━━━ Data supplied ━━━
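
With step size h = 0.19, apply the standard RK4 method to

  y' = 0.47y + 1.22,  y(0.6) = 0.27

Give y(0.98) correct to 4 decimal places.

0.8304

RK4: k1 = f(x_n, y_n); k2 = f(x_n + h/2, y_n + (h/2)·k1); k3 = f(x_n + h/2, y_n + (h/2)·k2); k4 = f(x_n + h, y_n + h·k3); y_{n+1} = y_n + (h/6)·(k1 + 2k2 + 2k3 + k4).
x=0.600000, y=0.270000:
  k1 = f(0.600000, 0.270000) = 1.346900
  k2 = f(0.695000, 0.397956) = 1.407039
  k3 = f(0.695000, 0.403669) = 1.409724
  k4 = f(0.790000, 0.537848) = 1.472788
  y ← 0.270000 + (0.19/6)·(k1 + 2k2 + 2k3 + k4) = 0.537685
x=0.790000, y=0.537685:
  k1 = f(0.790000, 0.537685) = 1.472712
  k2 = f(0.885000, 0.677593) = 1.538469
  k3 = f(0.885000, 0.683840) = 1.541405
  k4 = f(0.980000, 0.830552) = 1.610359
  y ← 0.537685 + (0.19/6)·(k1 + 2k2 + 2k3 + k4) = 0.830374
y(0.98) ≈ 0.8304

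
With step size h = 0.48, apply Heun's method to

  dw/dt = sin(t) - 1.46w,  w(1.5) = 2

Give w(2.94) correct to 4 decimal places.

Heun: k1 = f(t_n, w_n); k2 = f(t_n + h, w_n + h·k1); w_{n+1} = w_n + (h/2)·(k1 + k2).
t=1.500000, w=2.000000:
  k1 = f(1.500000, 2.000000) = -1.922505
  k2 = f(1.980000, 1.077198) = -0.655271
  w ← 2.000000 + (0.48/2)·(-1.922505 + (-0.655271)) = 1.381334
t=1.980000, w=1.381334:
  k1 = f(1.980000, 1.381334) = -1.099309
  k2 = f(2.460000, 0.853665) = -0.616321
  w ← 1.381334 + (0.48/2)·(-1.099309 + (-0.616321)) = 0.969583
t=2.460000, w=0.969583:
  k1 = f(2.460000, 0.969583) = -0.785560
  k2 = f(2.940000, 0.592514) = -0.664840
  w ← 0.969583 + (0.48/2)·(-0.785560 + (-0.664840)) = 0.621487
w(2.94) ≈ 0.6215

0.6215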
━━━
> _Try it_:
Restate, please, word for word the span of records running from the first line to the line bearing "y' = 0.47y +", both included, and nothing outside it.

> _Answer area_:
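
With step size h = 0.19, apply the standard RK4 method to

  y' = 0.47y + 1.22,  y(0.6) = 0.27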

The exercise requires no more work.